>>>>

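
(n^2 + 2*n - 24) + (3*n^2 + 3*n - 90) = 4*n^2 + 5*n - 114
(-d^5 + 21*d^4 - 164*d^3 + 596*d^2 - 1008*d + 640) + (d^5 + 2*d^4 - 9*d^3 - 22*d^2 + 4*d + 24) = 23*d^4 - 173*d^3 + 574*d^2 - 1004*d + 664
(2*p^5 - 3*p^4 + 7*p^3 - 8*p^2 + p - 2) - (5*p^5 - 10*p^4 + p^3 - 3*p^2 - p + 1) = -3*p^5 + 7*p^4 + 6*p^3 - 5*p^2 + 2*p - 3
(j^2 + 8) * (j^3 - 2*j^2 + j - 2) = j^5 - 2*j^4 + 9*j^3 - 18*j^2 + 8*j - 16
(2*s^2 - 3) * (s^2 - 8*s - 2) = 2*s^4 - 16*s^3 - 7*s^2 + 24*s + 6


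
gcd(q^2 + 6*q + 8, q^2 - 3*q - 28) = q + 4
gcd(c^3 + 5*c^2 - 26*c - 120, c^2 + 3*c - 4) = c + 4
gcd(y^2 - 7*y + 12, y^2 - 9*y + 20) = y - 4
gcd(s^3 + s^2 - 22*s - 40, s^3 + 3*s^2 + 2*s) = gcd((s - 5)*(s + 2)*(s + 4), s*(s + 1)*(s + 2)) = s + 2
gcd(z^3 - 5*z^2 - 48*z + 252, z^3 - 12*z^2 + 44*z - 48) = z - 6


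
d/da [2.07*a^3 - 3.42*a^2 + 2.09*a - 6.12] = 6.21*a^2 - 6.84*a + 2.09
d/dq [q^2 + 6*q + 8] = 2*q + 6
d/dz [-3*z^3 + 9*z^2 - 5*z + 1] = -9*z^2 + 18*z - 5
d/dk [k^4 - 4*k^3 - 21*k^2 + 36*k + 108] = 4*k^3 - 12*k^2 - 42*k + 36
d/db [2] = 0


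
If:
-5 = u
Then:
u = -5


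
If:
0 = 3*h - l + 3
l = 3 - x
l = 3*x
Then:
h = -1/4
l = 9/4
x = 3/4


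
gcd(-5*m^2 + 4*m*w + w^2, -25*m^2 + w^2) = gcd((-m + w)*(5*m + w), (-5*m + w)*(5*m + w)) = 5*m + w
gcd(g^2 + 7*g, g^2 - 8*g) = g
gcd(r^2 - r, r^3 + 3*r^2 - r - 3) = r - 1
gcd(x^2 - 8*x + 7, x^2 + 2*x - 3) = x - 1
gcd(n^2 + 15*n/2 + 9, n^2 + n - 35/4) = 1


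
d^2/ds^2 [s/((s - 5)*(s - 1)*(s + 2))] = 2*(3*s^5 - 12*s^4 + 23*s^3 - 60*s^2 + 120*s + 70)/(s^9 - 12*s^8 + 27*s^7 + 134*s^6 - 429*s^5 - 528*s^4 + 1637*s^3 + 270*s^2 - 2100*s + 1000)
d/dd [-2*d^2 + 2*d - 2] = 2 - 4*d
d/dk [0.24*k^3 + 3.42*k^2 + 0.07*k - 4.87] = 0.72*k^2 + 6.84*k + 0.07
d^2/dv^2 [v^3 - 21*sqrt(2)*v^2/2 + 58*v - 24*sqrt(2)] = 6*v - 21*sqrt(2)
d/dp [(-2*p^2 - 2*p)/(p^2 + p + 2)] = 4*(-2*p - 1)/(p^4 + 2*p^3 + 5*p^2 + 4*p + 4)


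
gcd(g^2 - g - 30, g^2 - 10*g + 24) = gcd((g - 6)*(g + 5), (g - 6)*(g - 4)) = g - 6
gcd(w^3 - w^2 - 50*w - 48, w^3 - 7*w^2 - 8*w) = w^2 - 7*w - 8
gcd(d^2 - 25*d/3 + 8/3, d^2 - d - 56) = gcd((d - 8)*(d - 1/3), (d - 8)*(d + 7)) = d - 8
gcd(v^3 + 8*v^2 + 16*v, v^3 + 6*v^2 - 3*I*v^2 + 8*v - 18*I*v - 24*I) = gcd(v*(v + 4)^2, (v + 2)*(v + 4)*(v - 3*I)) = v + 4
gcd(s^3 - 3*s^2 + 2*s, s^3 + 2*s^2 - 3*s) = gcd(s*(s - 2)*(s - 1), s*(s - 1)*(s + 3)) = s^2 - s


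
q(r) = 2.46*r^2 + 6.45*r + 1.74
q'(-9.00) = -37.83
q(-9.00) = 142.95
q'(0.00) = 6.45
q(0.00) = 1.74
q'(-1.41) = -0.49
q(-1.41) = -2.46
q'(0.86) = 10.68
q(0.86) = 9.11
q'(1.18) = 12.26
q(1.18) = 12.78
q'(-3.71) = -11.80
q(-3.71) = 11.67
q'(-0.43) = 4.33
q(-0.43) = -0.58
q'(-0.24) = 5.27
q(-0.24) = 0.33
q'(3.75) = 24.90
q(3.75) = 60.52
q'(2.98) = 21.11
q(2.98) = 42.81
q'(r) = 4.92*r + 6.45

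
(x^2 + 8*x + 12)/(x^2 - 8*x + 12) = (x^2 + 8*x + 12)/(x^2 - 8*x + 12)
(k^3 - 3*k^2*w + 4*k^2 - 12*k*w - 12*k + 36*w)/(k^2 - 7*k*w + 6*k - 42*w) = (-k^2 + 3*k*w + 2*k - 6*w)/(-k + 7*w)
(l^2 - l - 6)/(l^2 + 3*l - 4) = (l^2 - l - 6)/(l^2 + 3*l - 4)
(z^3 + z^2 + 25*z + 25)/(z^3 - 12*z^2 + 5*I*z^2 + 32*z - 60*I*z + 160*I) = (z^2 + z*(1 - 5*I) - 5*I)/(z^2 - 12*z + 32)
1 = 1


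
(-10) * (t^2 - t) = -10*t^2 + 10*t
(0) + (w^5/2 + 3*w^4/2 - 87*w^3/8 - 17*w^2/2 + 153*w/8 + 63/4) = w^5/2 + 3*w^4/2 - 87*w^3/8 - 17*w^2/2 + 153*w/8 + 63/4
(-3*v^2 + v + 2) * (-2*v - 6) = 6*v^3 + 16*v^2 - 10*v - 12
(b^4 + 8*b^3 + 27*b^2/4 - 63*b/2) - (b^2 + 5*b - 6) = b^4 + 8*b^3 + 23*b^2/4 - 73*b/2 + 6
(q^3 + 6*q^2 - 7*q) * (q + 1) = q^4 + 7*q^3 - q^2 - 7*q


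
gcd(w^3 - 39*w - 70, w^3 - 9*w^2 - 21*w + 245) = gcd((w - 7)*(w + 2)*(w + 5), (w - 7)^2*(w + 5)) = w^2 - 2*w - 35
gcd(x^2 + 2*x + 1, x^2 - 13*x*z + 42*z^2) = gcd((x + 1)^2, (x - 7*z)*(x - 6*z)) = 1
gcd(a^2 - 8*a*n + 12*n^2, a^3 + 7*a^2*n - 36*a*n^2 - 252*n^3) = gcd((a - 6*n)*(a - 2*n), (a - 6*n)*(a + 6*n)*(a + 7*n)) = a - 6*n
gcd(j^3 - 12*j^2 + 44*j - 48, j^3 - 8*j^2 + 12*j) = j^2 - 8*j + 12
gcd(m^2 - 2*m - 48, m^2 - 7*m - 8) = m - 8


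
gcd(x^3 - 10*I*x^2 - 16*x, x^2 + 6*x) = x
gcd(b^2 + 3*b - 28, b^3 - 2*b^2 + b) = 1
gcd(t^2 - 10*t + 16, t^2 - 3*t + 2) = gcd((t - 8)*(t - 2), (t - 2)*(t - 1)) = t - 2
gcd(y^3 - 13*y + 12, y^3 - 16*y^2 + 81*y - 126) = y - 3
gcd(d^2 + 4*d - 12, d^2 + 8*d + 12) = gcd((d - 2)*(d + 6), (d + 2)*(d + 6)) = d + 6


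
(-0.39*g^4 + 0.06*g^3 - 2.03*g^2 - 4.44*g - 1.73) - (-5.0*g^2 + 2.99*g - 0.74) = -0.39*g^4 + 0.06*g^3 + 2.97*g^2 - 7.43*g - 0.99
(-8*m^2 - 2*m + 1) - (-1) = -8*m^2 - 2*m + 2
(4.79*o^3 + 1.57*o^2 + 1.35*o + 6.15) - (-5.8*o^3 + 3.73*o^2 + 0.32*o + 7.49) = 10.59*o^3 - 2.16*o^2 + 1.03*o - 1.34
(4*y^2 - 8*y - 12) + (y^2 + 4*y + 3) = 5*y^2 - 4*y - 9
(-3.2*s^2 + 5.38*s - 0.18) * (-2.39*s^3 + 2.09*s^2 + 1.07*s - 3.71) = 7.648*s^5 - 19.5462*s^4 + 8.2504*s^3 + 17.2524*s^2 - 20.1524*s + 0.6678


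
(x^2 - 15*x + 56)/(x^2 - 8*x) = (x - 7)/x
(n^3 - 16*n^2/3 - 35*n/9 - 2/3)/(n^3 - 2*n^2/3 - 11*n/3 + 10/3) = (9*n^3 - 48*n^2 - 35*n - 6)/(3*(3*n^3 - 2*n^2 - 11*n + 10))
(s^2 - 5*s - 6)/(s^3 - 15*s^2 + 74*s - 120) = (s + 1)/(s^2 - 9*s + 20)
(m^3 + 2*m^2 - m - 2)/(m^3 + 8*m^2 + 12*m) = (m^2 - 1)/(m*(m + 6))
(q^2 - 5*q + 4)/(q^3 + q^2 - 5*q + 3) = (q - 4)/(q^2 + 2*q - 3)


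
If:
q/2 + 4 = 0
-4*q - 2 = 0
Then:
No Solution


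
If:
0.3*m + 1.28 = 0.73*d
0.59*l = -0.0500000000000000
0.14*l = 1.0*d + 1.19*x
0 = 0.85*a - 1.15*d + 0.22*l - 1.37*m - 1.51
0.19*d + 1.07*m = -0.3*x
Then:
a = 4.40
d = 1.80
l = -0.08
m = 0.11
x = -1.52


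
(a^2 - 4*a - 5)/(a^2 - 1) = (a - 5)/(a - 1)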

<<<<

Assignment:
Please copy the lines in the records above between the one holding "gcd(v^3 + 8*v^2" and the one holding "q(-1.41) = -2.46", inclusive, exactly and with no other line.

Reply to the task:
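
gcd(v^3 + 8*v^2 + 16*v, v^3 + 6*v^2 - 3*I*v^2 + 8*v - 18*I*v - 24*I) = gcd(v*(v + 4)^2, (v + 2)*(v + 4)*(v - 3*I)) = v + 4
gcd(s^3 - 3*s^2 + 2*s, s^3 + 2*s^2 - 3*s) = gcd(s*(s - 2)*(s - 1), s*(s - 1)*(s + 3)) = s^2 - s


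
q(r) = 2.46*r^2 + 6.45*r + 1.74
q'(-9.00) = -37.83
q(-9.00) = 142.95
q'(0.00) = 6.45
q(0.00) = 1.74
q'(-1.41) = -0.49
q(-1.41) = -2.46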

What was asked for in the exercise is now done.